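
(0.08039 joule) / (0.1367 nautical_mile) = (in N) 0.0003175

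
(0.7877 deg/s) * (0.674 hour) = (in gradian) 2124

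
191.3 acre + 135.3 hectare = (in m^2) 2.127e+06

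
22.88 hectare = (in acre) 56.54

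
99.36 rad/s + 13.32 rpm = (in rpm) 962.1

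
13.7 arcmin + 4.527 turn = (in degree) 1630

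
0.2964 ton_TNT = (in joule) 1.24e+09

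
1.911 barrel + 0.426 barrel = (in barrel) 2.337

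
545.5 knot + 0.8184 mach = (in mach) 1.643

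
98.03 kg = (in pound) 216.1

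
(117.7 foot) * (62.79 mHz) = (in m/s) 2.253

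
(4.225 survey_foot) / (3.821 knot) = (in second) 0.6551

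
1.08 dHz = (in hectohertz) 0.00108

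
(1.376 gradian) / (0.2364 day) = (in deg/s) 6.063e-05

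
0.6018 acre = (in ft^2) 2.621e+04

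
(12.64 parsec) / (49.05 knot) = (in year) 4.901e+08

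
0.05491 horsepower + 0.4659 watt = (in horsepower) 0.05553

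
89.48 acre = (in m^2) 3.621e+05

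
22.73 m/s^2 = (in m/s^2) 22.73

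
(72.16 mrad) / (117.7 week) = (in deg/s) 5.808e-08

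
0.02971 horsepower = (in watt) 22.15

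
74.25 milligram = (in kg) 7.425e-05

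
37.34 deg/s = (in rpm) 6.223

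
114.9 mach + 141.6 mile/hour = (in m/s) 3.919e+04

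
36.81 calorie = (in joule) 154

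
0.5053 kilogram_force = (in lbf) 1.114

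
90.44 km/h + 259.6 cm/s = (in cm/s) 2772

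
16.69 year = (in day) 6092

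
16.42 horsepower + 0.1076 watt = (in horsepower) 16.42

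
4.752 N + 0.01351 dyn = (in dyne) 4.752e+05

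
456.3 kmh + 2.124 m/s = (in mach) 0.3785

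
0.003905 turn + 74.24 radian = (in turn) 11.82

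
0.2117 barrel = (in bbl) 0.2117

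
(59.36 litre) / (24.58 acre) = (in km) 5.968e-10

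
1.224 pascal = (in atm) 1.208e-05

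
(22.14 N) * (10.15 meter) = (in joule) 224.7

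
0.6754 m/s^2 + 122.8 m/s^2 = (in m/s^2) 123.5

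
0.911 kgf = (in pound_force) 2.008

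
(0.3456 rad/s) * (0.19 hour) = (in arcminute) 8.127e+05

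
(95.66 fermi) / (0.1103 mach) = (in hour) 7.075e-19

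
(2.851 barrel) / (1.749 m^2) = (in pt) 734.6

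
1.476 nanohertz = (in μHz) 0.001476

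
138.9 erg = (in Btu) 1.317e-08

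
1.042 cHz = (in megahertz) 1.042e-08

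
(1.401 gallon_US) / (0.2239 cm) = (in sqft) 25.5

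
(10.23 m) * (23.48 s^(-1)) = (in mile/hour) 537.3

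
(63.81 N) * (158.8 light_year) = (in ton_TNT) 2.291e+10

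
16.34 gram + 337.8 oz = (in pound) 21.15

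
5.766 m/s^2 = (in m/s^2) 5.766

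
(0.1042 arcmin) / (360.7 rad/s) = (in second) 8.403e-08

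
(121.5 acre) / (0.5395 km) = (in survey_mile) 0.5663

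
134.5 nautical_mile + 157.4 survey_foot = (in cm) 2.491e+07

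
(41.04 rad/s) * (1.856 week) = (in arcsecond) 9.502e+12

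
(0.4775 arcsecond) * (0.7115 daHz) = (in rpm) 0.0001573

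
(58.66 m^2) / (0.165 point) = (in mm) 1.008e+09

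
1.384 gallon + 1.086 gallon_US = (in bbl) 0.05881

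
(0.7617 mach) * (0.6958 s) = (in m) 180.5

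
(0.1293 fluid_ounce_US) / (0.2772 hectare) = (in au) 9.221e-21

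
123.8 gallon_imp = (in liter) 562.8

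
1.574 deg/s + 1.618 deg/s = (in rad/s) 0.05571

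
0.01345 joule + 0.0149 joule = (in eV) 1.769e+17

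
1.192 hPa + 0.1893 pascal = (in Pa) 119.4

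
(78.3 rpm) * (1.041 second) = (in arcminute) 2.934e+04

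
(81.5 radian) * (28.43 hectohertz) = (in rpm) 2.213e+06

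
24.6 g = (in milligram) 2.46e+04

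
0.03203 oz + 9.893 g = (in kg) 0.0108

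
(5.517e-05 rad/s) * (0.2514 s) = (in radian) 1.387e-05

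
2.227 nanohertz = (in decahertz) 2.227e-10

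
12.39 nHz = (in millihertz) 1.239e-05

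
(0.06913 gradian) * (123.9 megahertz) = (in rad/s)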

━━━━━━

Output the material above exactly, but only from the line that carries "0.003905 turn +" through the line that carries "(0.4775 arcsecond) *".

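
0.003905 turn + 74.24 radian = (in turn) 11.82

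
0.2117 barrel = (in bbl) 0.2117

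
(59.36 litre) / (24.58 acre) = (in km) 5.968e-10

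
1.224 pascal = (in atm) 1.208e-05

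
(22.14 N) * (10.15 meter) = (in joule) 224.7

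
0.6754 m/s^2 + 122.8 m/s^2 = (in m/s^2) 123.5

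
0.911 kgf = (in pound_force) 2.008

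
(0.3456 rad/s) * (0.19 hour) = (in arcminute) 8.127e+05

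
(95.66 fermi) / (0.1103 mach) = (in hour) 7.075e-19

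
(2.851 barrel) / (1.749 m^2) = (in pt) 734.6

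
1.476 nanohertz = (in μHz) 0.001476

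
138.9 erg = (in Btu) 1.317e-08

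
1.042 cHz = (in megahertz) 1.042e-08

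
(1.401 gallon_US) / (0.2239 cm) = (in sqft) 25.5

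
(10.23 m) * (23.48 s^(-1)) = (in mile/hour) 537.3

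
(63.81 N) * (158.8 light_year) = (in ton_TNT) 2.291e+10

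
16.34 gram + 337.8 oz = (in pound) 21.15

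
5.766 m/s^2 = (in m/s^2) 5.766

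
(0.1042 arcmin) / (360.7 rad/s) = (in second) 8.403e-08

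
(121.5 acre) / (0.5395 km) = (in survey_mile) 0.5663

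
134.5 nautical_mile + 157.4 survey_foot = (in cm) 2.491e+07

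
(41.04 rad/s) * (1.856 week) = (in arcsecond) 9.502e+12

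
(0.4775 arcsecond) * (0.7115 daHz) = (in rpm) 0.0001573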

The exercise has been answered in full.